<<<<

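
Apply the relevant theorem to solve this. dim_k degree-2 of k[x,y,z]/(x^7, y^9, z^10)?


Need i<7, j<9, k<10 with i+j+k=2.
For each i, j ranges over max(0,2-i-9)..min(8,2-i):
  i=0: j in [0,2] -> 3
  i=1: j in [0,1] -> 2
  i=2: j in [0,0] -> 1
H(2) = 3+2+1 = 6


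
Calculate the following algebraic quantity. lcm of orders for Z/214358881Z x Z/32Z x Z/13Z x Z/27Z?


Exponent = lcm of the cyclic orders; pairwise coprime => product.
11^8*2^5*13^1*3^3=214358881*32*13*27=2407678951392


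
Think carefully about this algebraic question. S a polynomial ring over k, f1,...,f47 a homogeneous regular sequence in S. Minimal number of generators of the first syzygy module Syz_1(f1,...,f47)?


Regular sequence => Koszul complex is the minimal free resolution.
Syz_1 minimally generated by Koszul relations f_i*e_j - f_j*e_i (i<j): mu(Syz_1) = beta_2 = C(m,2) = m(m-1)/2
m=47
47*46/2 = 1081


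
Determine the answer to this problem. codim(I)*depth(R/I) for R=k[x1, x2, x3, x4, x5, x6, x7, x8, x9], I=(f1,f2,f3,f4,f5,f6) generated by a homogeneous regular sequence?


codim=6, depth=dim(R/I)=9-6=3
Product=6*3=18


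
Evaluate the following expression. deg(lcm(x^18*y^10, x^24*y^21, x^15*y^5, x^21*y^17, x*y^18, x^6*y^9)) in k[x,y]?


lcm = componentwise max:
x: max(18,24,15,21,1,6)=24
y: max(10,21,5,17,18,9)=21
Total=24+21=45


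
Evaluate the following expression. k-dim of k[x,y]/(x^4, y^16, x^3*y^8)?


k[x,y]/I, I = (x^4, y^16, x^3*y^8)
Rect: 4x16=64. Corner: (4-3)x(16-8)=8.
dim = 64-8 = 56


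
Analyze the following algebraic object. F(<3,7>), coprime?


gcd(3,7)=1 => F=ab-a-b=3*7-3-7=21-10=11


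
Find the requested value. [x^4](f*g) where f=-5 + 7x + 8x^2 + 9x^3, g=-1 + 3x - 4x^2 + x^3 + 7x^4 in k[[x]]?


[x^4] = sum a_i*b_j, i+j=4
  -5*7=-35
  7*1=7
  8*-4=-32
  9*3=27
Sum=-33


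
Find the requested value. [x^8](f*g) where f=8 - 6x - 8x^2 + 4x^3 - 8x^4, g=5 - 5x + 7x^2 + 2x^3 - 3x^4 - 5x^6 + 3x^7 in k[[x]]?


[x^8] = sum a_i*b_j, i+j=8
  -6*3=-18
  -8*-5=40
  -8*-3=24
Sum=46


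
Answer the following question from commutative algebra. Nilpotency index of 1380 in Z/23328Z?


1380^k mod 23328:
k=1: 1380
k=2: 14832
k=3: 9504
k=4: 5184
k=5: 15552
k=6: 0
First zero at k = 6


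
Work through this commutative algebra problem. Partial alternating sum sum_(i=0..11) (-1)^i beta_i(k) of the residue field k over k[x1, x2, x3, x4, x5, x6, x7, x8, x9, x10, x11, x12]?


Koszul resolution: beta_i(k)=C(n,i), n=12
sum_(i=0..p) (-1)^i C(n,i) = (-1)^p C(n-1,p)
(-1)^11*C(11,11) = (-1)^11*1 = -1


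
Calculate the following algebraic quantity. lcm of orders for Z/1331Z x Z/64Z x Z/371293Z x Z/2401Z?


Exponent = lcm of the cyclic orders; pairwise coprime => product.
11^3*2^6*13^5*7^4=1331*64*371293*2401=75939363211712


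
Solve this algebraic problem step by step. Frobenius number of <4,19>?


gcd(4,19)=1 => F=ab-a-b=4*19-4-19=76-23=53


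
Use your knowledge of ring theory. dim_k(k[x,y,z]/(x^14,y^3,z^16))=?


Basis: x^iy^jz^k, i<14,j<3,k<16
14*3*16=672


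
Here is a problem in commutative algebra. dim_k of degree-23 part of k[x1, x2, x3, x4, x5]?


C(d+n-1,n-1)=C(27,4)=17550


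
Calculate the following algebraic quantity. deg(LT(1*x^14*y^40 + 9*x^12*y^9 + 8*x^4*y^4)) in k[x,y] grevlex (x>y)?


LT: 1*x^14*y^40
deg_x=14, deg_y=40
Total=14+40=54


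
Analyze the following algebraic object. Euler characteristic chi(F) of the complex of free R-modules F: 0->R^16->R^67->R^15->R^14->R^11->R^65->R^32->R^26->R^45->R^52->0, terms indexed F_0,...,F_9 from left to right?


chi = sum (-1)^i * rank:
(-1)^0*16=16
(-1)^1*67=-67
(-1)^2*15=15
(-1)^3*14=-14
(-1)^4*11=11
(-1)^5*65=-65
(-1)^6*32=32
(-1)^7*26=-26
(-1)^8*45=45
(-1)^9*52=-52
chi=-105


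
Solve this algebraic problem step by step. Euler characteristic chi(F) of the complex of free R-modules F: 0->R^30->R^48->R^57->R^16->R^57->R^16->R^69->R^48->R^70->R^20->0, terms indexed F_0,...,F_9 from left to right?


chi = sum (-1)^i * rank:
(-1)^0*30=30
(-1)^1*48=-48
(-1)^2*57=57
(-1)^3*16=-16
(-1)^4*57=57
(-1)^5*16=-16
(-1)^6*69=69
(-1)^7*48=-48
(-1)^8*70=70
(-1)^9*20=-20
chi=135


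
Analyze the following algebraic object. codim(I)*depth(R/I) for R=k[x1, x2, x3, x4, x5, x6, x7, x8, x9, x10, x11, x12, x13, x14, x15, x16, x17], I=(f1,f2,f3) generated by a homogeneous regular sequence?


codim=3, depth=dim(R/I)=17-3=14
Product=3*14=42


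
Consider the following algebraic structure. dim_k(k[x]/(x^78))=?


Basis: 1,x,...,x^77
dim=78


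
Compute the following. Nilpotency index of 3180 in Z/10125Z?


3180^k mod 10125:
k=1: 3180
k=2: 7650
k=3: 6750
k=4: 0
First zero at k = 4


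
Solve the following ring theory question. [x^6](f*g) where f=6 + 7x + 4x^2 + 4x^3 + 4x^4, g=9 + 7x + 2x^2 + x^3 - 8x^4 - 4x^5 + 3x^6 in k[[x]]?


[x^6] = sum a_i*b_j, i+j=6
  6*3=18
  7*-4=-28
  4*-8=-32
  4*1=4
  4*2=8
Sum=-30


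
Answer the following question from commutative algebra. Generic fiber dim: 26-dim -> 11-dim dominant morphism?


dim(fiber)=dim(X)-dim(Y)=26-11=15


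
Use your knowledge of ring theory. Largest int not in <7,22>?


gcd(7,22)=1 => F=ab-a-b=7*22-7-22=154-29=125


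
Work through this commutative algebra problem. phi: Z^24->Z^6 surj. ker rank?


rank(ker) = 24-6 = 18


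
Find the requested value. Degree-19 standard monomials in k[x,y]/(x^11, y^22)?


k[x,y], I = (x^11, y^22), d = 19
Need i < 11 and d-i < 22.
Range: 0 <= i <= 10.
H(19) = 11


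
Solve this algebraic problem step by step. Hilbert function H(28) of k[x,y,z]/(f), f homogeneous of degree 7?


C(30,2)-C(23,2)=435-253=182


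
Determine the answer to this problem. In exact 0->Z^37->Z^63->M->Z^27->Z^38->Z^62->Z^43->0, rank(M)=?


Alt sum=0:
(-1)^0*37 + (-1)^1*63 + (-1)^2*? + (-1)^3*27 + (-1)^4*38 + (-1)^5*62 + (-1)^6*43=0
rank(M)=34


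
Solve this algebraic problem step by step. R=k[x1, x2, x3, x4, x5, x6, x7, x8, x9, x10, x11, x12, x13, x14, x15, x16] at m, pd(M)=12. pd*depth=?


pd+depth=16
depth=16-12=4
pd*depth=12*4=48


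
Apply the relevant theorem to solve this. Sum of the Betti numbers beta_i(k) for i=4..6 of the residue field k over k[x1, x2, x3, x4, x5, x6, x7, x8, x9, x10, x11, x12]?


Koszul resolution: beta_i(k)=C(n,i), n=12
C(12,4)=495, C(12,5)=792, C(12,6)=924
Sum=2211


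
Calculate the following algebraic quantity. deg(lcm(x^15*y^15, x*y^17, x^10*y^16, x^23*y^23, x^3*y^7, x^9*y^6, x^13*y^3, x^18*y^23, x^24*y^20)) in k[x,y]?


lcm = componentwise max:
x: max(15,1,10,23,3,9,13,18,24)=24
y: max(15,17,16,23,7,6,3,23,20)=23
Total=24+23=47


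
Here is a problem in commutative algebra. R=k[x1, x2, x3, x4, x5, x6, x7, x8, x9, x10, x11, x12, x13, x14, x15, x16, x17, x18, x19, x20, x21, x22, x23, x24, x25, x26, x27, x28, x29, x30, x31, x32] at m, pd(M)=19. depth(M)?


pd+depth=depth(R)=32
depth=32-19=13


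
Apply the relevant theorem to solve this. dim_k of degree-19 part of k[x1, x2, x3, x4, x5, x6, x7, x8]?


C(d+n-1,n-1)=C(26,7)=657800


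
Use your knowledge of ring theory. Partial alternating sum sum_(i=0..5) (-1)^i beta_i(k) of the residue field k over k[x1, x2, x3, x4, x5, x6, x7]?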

>>>>

- **Work instructions**:
Output exactly the lines from the one containing "Solve this algebraic problem step by step. Hilbert" through the last line of the records, both included. Output nothing else.

- **Answer**:
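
Solve this algebraic problem step by step. Hilbert function H(28) of k[x,y,z]/(f), f homogeneous of degree 7?


C(30,2)-C(23,2)=435-253=182


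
Determine the answer to this problem. In exact 0->Z^37->Z^63->M->Z^27->Z^38->Z^62->Z^43->0, rank(M)=?


Alt sum=0:
(-1)^0*37 + (-1)^1*63 + (-1)^2*? + (-1)^3*27 + (-1)^4*38 + (-1)^5*62 + (-1)^6*43=0
rank(M)=34


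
Solve this algebraic problem step by step. R=k[x1, x2, x3, x4, x5, x6, x7, x8, x9, x10, x11, x12, x13, x14, x15, x16] at m, pd(M)=12. pd*depth=?


pd+depth=16
depth=16-12=4
pd*depth=12*4=48


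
Apply the relevant theorem to solve this. Sum of the Betti numbers beta_i(k) for i=4..6 of the residue field k over k[x1, x2, x3, x4, x5, x6, x7, x8, x9, x10, x11, x12]?


Koszul resolution: beta_i(k)=C(n,i), n=12
C(12,4)=495, C(12,5)=792, C(12,6)=924
Sum=2211


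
Calculate the following algebraic quantity. deg(lcm(x^15*y^15, x*y^17, x^10*y^16, x^23*y^23, x^3*y^7, x^9*y^6, x^13*y^3, x^18*y^23, x^24*y^20)) in k[x,y]?


lcm = componentwise max:
x: max(15,1,10,23,3,9,13,18,24)=24
y: max(15,17,16,23,7,6,3,23,20)=23
Total=24+23=47


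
Here is a problem in commutative algebra. R=k[x1, x2, x3, x4, x5, x6, x7, x8, x9, x10, x11, x12, x13, x14, x15, x16, x17, x18, x19, x20, x21, x22, x23, x24, x25, x26, x27, x28, x29, x30, x31, x32] at m, pd(M)=19. depth(M)?


pd+depth=depth(R)=32
depth=32-19=13


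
Apply the relevant theorem to solve this. dim_k of degree-19 part of k[x1, x2, x3, x4, x5, x6, x7, x8]?


C(d+n-1,n-1)=C(26,7)=657800


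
Use your knowledge of ring theory. Partial alternating sum sum_(i=0..5) (-1)^i beta_i(k) of the residue field k over k[x1, x2, x3, x4, x5, x6, x7]?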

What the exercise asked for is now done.